-------- Exercise inputs
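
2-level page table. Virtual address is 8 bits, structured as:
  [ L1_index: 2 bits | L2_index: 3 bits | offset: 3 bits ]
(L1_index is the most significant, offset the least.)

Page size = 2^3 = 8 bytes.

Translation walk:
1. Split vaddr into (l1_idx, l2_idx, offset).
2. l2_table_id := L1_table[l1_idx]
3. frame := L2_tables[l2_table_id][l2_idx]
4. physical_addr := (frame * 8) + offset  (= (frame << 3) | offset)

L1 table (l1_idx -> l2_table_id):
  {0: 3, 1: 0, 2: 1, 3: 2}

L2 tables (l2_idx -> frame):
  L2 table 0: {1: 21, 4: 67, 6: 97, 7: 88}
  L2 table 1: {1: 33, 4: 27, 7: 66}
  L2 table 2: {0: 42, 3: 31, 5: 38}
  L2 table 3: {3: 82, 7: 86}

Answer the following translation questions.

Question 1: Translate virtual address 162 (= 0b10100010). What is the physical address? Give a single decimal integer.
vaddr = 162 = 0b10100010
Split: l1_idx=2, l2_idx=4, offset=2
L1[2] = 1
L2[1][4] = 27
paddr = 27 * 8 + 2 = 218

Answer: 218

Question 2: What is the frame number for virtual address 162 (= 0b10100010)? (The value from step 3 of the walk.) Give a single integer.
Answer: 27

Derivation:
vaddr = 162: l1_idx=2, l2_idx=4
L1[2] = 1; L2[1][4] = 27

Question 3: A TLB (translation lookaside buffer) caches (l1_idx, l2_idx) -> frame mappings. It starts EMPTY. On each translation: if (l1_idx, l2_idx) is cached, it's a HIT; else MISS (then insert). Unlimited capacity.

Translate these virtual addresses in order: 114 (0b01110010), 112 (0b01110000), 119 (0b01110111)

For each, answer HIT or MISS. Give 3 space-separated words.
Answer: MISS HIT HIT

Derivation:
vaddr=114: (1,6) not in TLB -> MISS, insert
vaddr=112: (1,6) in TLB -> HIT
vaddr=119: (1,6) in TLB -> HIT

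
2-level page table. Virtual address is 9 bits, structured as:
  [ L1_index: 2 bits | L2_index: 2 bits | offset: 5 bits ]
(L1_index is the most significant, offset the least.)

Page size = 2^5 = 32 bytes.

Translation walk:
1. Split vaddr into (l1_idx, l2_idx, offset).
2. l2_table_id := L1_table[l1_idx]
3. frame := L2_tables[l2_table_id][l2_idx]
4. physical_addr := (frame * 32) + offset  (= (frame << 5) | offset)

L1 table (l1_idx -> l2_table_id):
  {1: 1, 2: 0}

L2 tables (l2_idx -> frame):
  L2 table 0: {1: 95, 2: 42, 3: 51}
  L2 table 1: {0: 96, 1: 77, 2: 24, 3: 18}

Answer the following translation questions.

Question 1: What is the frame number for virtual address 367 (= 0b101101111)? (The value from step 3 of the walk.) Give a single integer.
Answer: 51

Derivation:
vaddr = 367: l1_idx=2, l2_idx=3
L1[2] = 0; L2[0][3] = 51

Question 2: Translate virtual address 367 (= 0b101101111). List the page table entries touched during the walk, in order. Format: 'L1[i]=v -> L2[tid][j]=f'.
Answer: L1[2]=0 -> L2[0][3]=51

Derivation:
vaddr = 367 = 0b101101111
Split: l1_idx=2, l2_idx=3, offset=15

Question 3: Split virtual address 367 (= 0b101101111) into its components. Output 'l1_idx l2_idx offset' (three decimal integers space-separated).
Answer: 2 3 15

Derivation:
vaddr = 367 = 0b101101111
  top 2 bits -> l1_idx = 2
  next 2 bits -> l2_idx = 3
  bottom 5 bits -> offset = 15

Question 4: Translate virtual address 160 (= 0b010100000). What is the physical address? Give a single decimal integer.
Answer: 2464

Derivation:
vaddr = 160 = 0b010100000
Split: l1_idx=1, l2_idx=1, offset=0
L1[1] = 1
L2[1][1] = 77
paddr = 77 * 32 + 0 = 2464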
----------------
Exercise objective: Search the listing above for the word "bytes", and copy every line that has it.

Response area:
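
Page size = 2^3 = 8 bytes.
Page size = 2^5 = 32 bytes.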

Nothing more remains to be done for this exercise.